[Extracted data entries]
+-------+

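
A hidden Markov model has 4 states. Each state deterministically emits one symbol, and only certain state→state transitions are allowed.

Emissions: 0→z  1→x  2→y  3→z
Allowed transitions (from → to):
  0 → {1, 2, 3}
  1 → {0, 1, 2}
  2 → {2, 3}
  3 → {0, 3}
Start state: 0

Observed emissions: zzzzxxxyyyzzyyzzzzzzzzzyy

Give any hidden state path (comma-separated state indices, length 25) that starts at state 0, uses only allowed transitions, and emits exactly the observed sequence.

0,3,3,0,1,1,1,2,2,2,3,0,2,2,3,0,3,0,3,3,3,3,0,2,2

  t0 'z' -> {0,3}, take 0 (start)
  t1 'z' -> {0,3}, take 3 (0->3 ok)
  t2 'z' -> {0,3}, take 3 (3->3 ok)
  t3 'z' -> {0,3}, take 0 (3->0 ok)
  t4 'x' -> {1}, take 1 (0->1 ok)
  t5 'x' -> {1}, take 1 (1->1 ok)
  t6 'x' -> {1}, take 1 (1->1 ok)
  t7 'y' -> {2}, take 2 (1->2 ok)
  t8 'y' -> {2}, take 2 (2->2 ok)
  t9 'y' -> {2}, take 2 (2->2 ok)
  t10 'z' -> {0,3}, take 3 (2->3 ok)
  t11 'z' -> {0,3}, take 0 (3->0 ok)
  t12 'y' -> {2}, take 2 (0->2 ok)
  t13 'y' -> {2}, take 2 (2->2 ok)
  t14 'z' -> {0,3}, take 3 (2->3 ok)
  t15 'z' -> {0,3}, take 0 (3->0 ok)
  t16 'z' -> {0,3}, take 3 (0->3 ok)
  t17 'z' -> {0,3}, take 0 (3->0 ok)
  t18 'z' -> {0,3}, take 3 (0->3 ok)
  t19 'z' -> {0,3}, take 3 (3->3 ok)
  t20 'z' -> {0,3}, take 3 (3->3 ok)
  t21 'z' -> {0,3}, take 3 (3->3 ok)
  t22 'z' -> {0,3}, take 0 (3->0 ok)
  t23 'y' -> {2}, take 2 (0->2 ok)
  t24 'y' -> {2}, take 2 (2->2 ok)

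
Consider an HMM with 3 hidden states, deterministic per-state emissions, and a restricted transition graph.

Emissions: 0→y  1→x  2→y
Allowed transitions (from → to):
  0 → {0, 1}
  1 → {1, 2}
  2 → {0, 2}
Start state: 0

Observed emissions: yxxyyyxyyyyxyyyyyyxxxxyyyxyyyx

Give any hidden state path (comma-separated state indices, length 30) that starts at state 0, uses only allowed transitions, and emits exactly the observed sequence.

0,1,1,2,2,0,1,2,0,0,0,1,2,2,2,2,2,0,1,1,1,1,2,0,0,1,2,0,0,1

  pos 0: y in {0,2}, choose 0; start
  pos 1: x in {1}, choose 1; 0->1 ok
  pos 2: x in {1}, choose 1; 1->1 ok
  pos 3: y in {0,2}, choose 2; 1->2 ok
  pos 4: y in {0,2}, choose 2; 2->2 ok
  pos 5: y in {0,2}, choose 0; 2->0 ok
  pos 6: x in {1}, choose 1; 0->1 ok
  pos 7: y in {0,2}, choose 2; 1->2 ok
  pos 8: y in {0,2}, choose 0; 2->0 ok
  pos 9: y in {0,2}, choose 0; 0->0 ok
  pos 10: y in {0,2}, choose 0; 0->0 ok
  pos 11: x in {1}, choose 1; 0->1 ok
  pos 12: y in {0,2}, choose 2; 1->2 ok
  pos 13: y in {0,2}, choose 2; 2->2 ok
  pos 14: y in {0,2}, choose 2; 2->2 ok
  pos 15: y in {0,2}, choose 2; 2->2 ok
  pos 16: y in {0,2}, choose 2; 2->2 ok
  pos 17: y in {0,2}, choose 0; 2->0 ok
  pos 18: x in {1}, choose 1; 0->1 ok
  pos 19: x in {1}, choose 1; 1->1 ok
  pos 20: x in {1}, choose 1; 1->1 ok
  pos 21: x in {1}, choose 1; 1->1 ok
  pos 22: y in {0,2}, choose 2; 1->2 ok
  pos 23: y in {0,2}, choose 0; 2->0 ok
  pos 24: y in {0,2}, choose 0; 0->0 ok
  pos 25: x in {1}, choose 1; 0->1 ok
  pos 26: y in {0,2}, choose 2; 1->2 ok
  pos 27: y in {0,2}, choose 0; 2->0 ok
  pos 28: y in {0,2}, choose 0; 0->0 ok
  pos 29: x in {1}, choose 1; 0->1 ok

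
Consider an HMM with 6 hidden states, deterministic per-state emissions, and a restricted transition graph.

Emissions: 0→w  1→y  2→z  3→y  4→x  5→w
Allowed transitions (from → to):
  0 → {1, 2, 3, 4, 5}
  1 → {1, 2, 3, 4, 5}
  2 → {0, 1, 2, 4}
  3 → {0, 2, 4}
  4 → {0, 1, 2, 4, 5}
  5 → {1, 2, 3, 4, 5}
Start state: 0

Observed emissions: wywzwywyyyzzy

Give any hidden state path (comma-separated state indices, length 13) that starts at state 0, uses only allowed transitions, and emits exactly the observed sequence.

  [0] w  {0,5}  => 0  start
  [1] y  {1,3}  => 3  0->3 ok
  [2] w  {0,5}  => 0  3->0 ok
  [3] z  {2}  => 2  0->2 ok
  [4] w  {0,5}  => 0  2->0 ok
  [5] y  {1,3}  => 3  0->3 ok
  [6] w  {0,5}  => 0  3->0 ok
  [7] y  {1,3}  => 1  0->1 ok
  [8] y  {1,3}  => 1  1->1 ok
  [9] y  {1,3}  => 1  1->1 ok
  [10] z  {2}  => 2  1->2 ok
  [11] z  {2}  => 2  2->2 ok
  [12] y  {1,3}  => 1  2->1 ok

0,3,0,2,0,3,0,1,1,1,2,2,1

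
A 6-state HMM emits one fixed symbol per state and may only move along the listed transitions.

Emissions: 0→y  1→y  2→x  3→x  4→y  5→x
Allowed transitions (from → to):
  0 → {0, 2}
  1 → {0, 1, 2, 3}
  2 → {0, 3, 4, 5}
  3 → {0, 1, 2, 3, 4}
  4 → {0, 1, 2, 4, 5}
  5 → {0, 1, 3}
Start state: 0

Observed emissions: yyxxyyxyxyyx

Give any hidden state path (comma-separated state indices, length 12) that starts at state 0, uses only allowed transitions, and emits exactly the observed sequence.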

+-------+

§ **WHAT IS BEING ASKED**
Tally the lines of the data that hold the string "restricted". Answer with the number and nothing more.

§ **SOLUTION BELOW**
2